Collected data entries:
=-=-=
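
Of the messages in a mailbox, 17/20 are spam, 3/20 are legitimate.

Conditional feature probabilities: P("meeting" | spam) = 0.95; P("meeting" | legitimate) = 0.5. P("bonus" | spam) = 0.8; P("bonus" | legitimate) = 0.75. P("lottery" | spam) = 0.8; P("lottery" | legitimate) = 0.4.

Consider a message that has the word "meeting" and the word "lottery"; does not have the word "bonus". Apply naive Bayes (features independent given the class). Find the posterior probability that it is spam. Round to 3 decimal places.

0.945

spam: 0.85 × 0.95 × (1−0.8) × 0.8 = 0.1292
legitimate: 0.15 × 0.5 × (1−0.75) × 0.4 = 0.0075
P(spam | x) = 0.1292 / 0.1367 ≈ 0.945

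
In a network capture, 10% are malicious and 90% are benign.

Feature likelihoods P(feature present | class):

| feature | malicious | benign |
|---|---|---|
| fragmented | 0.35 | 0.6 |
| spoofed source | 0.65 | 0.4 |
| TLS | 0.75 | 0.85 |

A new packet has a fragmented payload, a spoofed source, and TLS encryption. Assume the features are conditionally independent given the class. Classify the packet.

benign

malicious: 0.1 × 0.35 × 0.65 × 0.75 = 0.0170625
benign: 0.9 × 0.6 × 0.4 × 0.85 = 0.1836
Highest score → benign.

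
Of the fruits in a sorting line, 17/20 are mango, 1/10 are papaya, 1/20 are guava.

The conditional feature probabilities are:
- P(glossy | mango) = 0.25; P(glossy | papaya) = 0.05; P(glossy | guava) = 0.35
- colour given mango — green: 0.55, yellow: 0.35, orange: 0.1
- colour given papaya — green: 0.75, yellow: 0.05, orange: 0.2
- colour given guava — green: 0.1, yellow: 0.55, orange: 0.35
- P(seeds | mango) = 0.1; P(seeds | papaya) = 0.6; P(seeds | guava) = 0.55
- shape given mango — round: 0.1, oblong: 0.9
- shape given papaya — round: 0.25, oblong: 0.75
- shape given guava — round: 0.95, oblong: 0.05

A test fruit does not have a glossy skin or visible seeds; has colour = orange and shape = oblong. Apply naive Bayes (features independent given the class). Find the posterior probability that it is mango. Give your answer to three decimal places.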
=-=-=
ABOUT THIS TASK >>
Set all of the records down again, exactly as they stand.

RESPONSE BOX >>
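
Of the messages in a mailbox, 17/20 are spam, 3/20 are legitimate.

Conditional feature probabilities: P("meeting" | spam) = 0.95; P("meeting" | legitimate) = 0.5. P("bonus" | spam) = 0.8; P("bonus" | legitimate) = 0.75. P("lottery" | spam) = 0.8; P("lottery" | legitimate) = 0.4.

Consider a message that has the word "meeting" and the word "lottery"; does not have the word "bonus". Apply naive Bayes (features independent given the class). Find the posterior probability that it is spam. Round to 3 decimal places.

0.945

spam: 0.85 × 0.95 × (1−0.8) × 0.8 = 0.1292
legitimate: 0.15 × 0.5 × (1−0.75) × 0.4 = 0.0075
P(spam | x) = 0.1292 / 0.1367 ≈ 0.945

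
In a network capture, 10% are malicious and 90% are benign.

Feature likelihoods P(feature present | class):

| feature | malicious | benign |
|---|---|---|
| fragmented | 0.35 | 0.6 |
| spoofed source | 0.65 | 0.4 |
| TLS | 0.75 | 0.85 |

A new packet has a fragmented payload, a spoofed source, and TLS encryption. Assume the features are conditionally independent given the class. Classify the packet.

benign

malicious: 0.1 × 0.35 × 0.65 × 0.75 = 0.0170625
benign: 0.9 × 0.6 × 0.4 × 0.85 = 0.1836
Highest score → benign.

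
Of the fruits in a sorting line, 17/20 are mango, 1/10 are papaya, 1/20 are guava.

The conditional feature probabilities are:
- P(glossy | mango) = 0.25; P(glossy | papaya) = 0.05; P(glossy | guava) = 0.35
- colour given mango — green: 0.55, yellow: 0.35, orange: 0.1
- colour given papaya — green: 0.75, yellow: 0.05, orange: 0.2
- colour given guava — green: 0.1, yellow: 0.55, orange: 0.35
- P(seeds | mango) = 0.1; P(seeds | papaya) = 0.6; P(seeds | guava) = 0.55
- shape given mango — round: 0.1, oblong: 0.9
- shape given papaya — round: 0.25, oblong: 0.75
- shape given guava — round: 0.95, oblong: 0.05

A test fruit does not have a glossy skin or visible seeds; has colour = orange and shape = oblong. Apply naive Bayes (features independent given the class). Find the posterior probability that it is mango. Give your answer to three decimal places.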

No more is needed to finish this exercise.